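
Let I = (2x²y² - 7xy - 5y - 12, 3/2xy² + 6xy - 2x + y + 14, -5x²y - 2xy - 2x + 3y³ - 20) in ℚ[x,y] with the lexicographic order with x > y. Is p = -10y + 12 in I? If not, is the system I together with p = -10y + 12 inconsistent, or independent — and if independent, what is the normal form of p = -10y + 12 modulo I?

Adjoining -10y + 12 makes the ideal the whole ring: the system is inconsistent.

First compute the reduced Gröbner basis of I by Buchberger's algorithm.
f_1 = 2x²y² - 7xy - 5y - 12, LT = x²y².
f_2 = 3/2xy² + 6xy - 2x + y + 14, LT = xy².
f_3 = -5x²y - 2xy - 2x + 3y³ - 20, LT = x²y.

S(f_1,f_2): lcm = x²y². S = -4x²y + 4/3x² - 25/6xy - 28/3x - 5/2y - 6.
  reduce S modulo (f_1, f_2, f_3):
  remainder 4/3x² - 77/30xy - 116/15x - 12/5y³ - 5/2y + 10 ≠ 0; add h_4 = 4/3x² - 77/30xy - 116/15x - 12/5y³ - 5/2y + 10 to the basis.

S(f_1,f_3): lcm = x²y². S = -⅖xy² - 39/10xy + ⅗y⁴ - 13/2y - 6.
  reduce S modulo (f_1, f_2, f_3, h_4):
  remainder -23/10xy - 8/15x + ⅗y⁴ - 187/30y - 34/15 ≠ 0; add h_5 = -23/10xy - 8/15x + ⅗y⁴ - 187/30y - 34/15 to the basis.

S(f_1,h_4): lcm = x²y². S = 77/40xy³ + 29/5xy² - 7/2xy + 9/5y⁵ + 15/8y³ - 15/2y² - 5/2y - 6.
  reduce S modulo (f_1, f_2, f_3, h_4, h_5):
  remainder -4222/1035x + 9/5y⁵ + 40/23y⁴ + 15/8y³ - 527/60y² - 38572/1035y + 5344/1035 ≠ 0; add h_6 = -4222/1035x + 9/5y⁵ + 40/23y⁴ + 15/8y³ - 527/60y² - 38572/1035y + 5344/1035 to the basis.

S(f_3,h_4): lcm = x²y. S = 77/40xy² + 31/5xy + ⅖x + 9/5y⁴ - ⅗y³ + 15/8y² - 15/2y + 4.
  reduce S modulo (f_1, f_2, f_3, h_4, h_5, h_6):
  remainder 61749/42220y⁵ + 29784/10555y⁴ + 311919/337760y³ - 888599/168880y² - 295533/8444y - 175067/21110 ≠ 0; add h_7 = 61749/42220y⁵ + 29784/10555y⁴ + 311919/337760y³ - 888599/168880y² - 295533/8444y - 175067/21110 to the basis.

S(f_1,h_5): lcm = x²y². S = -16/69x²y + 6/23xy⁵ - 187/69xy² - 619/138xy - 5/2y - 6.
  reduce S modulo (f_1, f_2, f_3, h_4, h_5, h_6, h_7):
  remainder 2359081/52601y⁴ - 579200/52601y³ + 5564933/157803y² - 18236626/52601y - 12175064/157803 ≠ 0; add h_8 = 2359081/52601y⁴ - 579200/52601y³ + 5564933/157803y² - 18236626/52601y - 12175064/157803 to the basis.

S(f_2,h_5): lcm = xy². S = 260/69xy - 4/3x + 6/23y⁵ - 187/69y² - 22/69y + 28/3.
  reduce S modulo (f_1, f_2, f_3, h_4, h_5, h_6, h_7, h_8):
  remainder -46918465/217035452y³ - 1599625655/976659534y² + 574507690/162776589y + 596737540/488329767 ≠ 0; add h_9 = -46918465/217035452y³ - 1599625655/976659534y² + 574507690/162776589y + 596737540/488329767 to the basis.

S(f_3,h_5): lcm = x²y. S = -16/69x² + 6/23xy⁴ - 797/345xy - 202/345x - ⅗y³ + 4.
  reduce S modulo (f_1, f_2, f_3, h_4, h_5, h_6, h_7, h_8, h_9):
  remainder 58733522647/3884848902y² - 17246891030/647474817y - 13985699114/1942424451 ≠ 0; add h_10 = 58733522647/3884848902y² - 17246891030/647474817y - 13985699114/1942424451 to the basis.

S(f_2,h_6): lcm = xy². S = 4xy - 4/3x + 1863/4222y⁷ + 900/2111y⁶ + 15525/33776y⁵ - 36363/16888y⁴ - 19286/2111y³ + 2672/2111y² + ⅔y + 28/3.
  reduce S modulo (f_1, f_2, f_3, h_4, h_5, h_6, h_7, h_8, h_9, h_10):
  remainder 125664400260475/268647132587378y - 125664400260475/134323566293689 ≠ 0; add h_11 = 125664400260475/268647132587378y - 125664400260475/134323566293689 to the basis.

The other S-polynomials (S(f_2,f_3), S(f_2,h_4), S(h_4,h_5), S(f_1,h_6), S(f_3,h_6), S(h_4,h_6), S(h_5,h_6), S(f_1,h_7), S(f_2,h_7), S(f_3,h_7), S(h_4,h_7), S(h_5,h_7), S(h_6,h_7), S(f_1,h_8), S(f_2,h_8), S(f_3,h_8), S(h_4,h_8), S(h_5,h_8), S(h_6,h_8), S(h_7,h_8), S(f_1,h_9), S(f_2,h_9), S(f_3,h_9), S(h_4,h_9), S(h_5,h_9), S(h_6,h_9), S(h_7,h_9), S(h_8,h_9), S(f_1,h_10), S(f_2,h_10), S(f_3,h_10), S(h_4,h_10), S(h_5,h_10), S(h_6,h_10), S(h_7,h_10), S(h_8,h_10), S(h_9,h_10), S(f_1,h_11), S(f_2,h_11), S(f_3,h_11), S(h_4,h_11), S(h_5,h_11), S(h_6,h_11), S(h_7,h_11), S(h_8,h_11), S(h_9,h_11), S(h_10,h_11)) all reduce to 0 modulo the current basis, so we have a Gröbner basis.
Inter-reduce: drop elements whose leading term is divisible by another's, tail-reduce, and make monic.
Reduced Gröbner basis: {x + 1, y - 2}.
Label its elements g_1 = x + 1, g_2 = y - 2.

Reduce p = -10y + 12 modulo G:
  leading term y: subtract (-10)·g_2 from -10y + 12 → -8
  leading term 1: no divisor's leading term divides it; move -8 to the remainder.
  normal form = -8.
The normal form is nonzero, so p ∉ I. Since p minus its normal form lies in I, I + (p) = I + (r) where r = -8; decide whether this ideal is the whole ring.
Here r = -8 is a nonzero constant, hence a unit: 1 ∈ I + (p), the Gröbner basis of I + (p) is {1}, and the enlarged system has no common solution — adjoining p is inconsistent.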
----------
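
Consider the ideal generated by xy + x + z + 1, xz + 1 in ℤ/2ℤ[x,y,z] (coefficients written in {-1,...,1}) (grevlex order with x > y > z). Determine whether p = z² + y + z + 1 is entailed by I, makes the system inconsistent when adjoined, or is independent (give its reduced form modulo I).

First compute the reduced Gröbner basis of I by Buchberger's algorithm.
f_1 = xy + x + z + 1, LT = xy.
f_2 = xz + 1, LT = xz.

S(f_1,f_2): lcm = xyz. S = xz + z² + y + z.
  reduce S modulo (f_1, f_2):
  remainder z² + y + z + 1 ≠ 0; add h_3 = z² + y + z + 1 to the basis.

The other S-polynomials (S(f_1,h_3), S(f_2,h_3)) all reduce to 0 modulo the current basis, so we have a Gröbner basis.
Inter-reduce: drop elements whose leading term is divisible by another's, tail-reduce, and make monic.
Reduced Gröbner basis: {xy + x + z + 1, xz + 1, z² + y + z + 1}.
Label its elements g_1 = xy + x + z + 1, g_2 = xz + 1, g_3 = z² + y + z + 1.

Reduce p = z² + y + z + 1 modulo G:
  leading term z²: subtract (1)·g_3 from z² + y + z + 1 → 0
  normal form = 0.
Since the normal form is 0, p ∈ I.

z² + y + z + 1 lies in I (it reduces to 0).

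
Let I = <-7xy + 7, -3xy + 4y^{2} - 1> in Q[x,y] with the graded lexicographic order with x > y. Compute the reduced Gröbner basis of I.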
----------
**Task brief:** Write out only the lines that run from the line containing "Consider the ideal" through the line containing "Let I = <-7xy", both included, exactly as they appear above.

**Solution below:**
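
Consider the ideal generated by xy + x + z + 1, xz + 1 in ℤ/2ℤ[x,y,z] (coefficients written in {-1,...,1}) (grevlex order with x > y > z). Determine whether p = z² + y + z + 1 is entailed by I, makes the system inconsistent when adjoined, or is independent (give its reduced form modulo I).

First compute the reduced Gröbner basis of I by Buchberger's algorithm.
f_1 = xy + x + z + 1, LT = xy.
f_2 = xz + 1, LT = xz.

S(f_1,f_2): lcm = xyz. S = xz + z² + y + z.
  reduce S modulo (f_1, f_2):
  remainder z² + y + z + 1 ≠ 0; add h_3 = z² + y + z + 1 to the basis.

The other S-polynomials (S(f_1,h_3), S(f_2,h_3)) all reduce to 0 modulo the current basis, so we have a Gröbner basis.
Inter-reduce: drop elements whose leading term is divisible by another's, tail-reduce, and make monic.
Reduced Gröbner basis: {xy + x + z + 1, xz + 1, z² + y + z + 1}.
Label its elements g_1 = xy + x + z + 1, g_2 = xz + 1, g_3 = z² + y + z + 1.

Reduce p = z² + y + z + 1 modulo G:
  leading term z²: subtract (1)·g_3 from z² + y + z + 1 → 0
  normal form = 0.
Since the normal form is 0, p ∈ I.

z² + y + z + 1 lies in I (it reduces to 0).

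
Let I = <-7xy + 7, -3xy + 4y^{2} - 1> in Q[x,y] with the graded lexicographic order with x > y. Compute the reduced Gröbner basis of I.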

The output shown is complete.